++++ SOURCE MATERIAL ++++

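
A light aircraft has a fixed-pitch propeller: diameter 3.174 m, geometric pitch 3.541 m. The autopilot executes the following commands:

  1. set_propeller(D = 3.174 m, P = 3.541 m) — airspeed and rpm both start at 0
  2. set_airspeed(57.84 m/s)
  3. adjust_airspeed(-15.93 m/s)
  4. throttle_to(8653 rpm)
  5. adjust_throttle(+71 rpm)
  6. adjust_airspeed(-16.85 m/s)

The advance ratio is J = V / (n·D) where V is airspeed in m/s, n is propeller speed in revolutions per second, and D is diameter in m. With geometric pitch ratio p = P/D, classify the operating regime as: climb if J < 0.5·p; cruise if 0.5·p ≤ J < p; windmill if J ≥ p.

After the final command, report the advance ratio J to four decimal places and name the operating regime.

set_propeller: D = 3.174 m, P = 3.541 m (p = P/D = 1.115627); state ← (V=0, rpm=0)
set_airspeed(57.84): V ← 57.84 m/s
adjust_airspeed(-15.93): V ← 57.84 -15.93 = 41.91 m/s
throttle_to(8653): rpm ← 8653
adjust_throttle(+71): rpm ← 8653 +71 = 8724
adjust_airspeed(-16.85): V ← 41.91 -16.85 = 25.06 m/s
final state: V = 25.06 m/s, rpm = 8724 → n = rpm/60 = 145.400000 rev/s
J = V / (n·D) = 25.06 / (145.400000 × 3.174) = 0.054301
regime bands: climb J<0.5578 | cruise [0.5578, 1.1156) | windmill J≥1.1156
J = 0.0543 → climb

J = 0.0543, regime = climb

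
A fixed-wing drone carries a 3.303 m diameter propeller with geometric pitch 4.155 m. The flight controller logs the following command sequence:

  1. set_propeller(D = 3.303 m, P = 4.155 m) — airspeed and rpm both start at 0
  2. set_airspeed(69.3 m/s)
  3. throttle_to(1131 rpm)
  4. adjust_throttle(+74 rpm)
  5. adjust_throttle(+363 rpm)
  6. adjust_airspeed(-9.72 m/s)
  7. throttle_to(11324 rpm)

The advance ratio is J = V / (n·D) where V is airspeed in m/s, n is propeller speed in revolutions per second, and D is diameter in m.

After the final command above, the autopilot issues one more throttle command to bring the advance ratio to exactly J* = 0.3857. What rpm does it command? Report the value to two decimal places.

set_propeller: D = 3.303 m, P = 4.155 m (p = P/D = 1.257947); state ← (V=0, rpm=0)
set_airspeed(69.3): V ← 69.3 m/s
throttle_to(1131): rpm ← 1131
adjust_throttle(+74): rpm ← 1131 +74 = 1205
adjust_throttle(+363): rpm ← 1205 +363 = 1568
adjust_airspeed(-9.72): V ← 69.3 -9.72 = 59.58 m/s
throttle_to(11324): rpm ← 11324
final state: V = 59.58 m/s, rpm = 11324 → n = rpm/60 = 188.733333 rev/s
target J* = 0.3857; solve J* = V/(n·D) for n: n = V/(J*·D) = 59.58/(0.3857 × 3.303) = 46.767299 rev/s
rpm = 60·n = 2806.037927

rpm = 2806.04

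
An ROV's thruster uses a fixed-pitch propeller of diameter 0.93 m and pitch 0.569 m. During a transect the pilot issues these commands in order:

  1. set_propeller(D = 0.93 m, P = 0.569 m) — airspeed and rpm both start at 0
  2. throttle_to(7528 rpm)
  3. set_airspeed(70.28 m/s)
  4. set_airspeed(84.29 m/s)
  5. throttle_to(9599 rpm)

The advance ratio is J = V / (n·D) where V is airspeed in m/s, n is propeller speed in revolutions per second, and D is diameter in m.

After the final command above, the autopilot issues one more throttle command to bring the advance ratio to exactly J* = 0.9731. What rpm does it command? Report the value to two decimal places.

rpm = 5588.39

set_propeller: D = 0.93 m, P = 0.569 m (p = P/D = 0.611828); state ← (V=0, rpm=0)
throttle_to(7528): rpm ← 7528
set_airspeed(70.28): V ← 70.28 m/s
set_airspeed(84.29): V ← 84.29 m/s
throttle_to(9599): rpm ← 9599
final state: V = 84.29 m/s, rpm = 9599 → n = rpm/60 = 159.983333 rev/s
target J* = 0.9731; solve J* = V/(n·D) for n: n = V/(J*·D) = 84.29/(0.9731 × 0.93) = 93.139871 rev/s
rpm = 60·n = 5588.392268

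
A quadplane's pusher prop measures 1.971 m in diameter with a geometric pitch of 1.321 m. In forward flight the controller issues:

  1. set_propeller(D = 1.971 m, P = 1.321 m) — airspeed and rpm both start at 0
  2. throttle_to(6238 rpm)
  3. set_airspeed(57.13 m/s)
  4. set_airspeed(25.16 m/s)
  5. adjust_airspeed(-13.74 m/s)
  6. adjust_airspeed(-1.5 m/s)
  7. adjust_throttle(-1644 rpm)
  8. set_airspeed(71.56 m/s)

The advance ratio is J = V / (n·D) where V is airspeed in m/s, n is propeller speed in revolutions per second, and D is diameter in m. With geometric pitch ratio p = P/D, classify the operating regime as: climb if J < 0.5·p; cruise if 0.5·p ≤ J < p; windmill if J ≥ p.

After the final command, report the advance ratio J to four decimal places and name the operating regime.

J = 0.4742, regime = cruise

set_propeller: D = 1.971 m, P = 1.321 m (p = P/D = 0.670218); state ← (V=0, rpm=0)
throttle_to(6238): rpm ← 6238
set_airspeed(57.13): V ← 57.13 m/s
set_airspeed(25.16): V ← 25.16 m/s
adjust_airspeed(-13.74): V ← 25.16 -13.74 = 11.42 m/s
adjust_airspeed(-1.5): V ← 11.42 -1.5 = 9.92 m/s
adjust_throttle(-1644): rpm ← 6238 -1644 = 4594
set_airspeed(71.56): V ← 71.56 m/s
final state: V = 71.56 m/s, rpm = 4594 → n = rpm/60 = 76.566667 rev/s
J = V / (n·D) = 71.56 / (76.566667 × 1.971) = 0.474181
regime bands: climb J<0.3351 | cruise [0.3351, 0.6702) | windmill J≥0.6702
J = 0.4742 → cruise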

++++

WORK TO BE COMPLETED
The answer is a bare number: how many lines of the records contain the string "start"?

RESULT
4